*What you are asked to do*
The expected output is an exact restatement of all the records.

*Data provided*

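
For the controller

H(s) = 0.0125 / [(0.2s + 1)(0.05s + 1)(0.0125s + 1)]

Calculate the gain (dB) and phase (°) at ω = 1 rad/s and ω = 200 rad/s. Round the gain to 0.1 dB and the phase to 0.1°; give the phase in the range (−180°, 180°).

At ω = 1 rad/s:
pole (1 + j1·0.2) = 1 + j0.2 → |·| ≈ 1.0198, ∠ ≈ 11.31°
pole (1 + j1·0.05) = 1 + j0.05 → |·| ≈ 1.0012, ∠ ≈ 2.86°
pole (1 + j1·0.0125) = 1 + j0.0125 → |·| ≈ 1.0001, ∠ ≈ 0.72°
|H| = 0.0125 · 1 / (1.0198 · 1.0012 · 1.0001) ≈ 0.012241
Gain = 20 log₁₀(0.012241) ≈ -38.24 dB
∠H = (0°) − (11.31° + 2.86° + 0.72°) = -14.89°

At ω = 200 rad/s:
pole (1 + j200·0.2) = 1 + j40 → |·| ≈ 40.012, ∠ ≈ 88.57°
pole (1 + j200·0.05) = 1 + j10 → |·| ≈ 10.05, ∠ ≈ 84.29°
pole (1 + j200·0.0125) = 1 + j2.5 → |·| ≈ 2.6926, ∠ ≈ 68.20°
|H| = 0.0125 · 1 / (40.012 · 10.05 · 2.6926) ≈ 1.1545e-05
Gain = 20 log₁₀(1.1545e-05) ≈ -98.75 dB
∠H = (0°) − (88.57° + 84.29° + 68.20°) = -241.06° ≡ 118.94° (principal value)

ω = 1: -38.2 dB, -14.9°; ω = 200: -98.8 dB, 118.9°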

*Answer box*
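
For the controller

H(s) = 0.0125 / [(0.2s + 1)(0.05s + 1)(0.0125s + 1)]

Calculate the gain (dB) and phase (°) at ω = 1 rad/s and ω = 200 rad/s. Round the gain to 0.1 dB and the phase to 0.1°; give the phase in the range (−180°, 180°).

At ω = 1 rad/s:
pole (1 + j1·0.2) = 1 + j0.2 → |·| ≈ 1.0198, ∠ ≈ 11.31°
pole (1 + j1·0.05) = 1 + j0.05 → |·| ≈ 1.0012, ∠ ≈ 2.86°
pole (1 + j1·0.0125) = 1 + j0.0125 → |·| ≈ 1.0001, ∠ ≈ 0.72°
|H| = 0.0125 · 1 / (1.0198 · 1.0012 · 1.0001) ≈ 0.012241
Gain = 20 log₁₀(0.012241) ≈ -38.24 dB
∠H = (0°) − (11.31° + 2.86° + 0.72°) = -14.89°

At ω = 200 rad/s:
pole (1 + j200·0.2) = 1 + j40 → |·| ≈ 40.012, ∠ ≈ 88.57°
pole (1 + j200·0.05) = 1 + j10 → |·| ≈ 10.05, ∠ ≈ 84.29°
pole (1 + j200·0.0125) = 1 + j2.5 → |·| ≈ 2.6926, ∠ ≈ 68.20°
|H| = 0.0125 · 1 / (40.012 · 10.05 · 2.6926) ≈ 1.1545e-05
Gain = 20 log₁₀(1.1545e-05) ≈ -98.75 dB
∠H = (0°) − (88.57° + 84.29° + 68.20°) = -241.06° ≡ 118.94° (principal value)

ω = 1: -38.2 dB, -14.9°; ω = 200: -98.8 dB, 118.9°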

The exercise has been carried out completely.